### Task requirements
Reproduce each line of the material exactly as it reads.

### Excerpted records

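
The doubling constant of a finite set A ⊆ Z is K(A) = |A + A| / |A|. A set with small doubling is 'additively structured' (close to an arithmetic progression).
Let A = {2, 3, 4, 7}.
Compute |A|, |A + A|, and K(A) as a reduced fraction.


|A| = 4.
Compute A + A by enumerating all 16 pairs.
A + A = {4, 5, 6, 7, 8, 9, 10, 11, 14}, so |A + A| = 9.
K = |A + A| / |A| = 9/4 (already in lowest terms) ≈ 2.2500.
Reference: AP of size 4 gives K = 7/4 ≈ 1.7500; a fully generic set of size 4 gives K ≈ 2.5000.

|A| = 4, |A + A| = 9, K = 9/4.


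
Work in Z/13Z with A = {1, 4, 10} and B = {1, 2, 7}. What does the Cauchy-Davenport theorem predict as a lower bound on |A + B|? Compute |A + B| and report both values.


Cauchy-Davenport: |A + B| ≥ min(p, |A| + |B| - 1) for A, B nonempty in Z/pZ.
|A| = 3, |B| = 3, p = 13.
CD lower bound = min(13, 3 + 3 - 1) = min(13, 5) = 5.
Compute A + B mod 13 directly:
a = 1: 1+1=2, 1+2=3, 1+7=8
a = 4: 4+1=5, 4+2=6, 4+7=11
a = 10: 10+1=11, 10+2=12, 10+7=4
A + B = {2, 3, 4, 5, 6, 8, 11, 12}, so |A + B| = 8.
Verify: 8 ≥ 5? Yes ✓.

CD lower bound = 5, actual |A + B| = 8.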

### Reply
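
The doubling constant of a finite set A ⊆ Z is K(A) = |A + A| / |A|. A set with small doubling is 'additively structured' (close to an arithmetic progression).
Let A = {2, 3, 4, 7}.
Compute |A|, |A + A|, and K(A) as a reduced fraction.


|A| = 4.
Compute A + A by enumerating all 16 pairs.
A + A = {4, 5, 6, 7, 8, 9, 10, 11, 14}, so |A + A| = 9.
K = |A + A| / |A| = 9/4 (already in lowest terms) ≈ 2.2500.
Reference: AP of size 4 gives K = 7/4 ≈ 1.7500; a fully generic set of size 4 gives K ≈ 2.5000.

|A| = 4, |A + A| = 9, K = 9/4.


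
Work in Z/13Z with A = {1, 4, 10} and B = {1, 2, 7}. What does the Cauchy-Davenport theorem predict as a lower bound on |A + B|? Compute |A + B| and report both values.


Cauchy-Davenport: |A + B| ≥ min(p, |A| + |B| - 1) for A, B nonempty in Z/pZ.
|A| = 3, |B| = 3, p = 13.
CD lower bound = min(13, 3 + 3 - 1) = min(13, 5) = 5.
Compute A + B mod 13 directly:
a = 1: 1+1=2, 1+2=3, 1+7=8
a = 4: 4+1=5, 4+2=6, 4+7=11
a = 10: 10+1=11, 10+2=12, 10+7=4
A + B = {2, 3, 4, 5, 6, 8, 11, 12}, so |A + B| = 8.
Verify: 8 ≥ 5? Yes ✓.

CD lower bound = 5, actual |A + B| = 8.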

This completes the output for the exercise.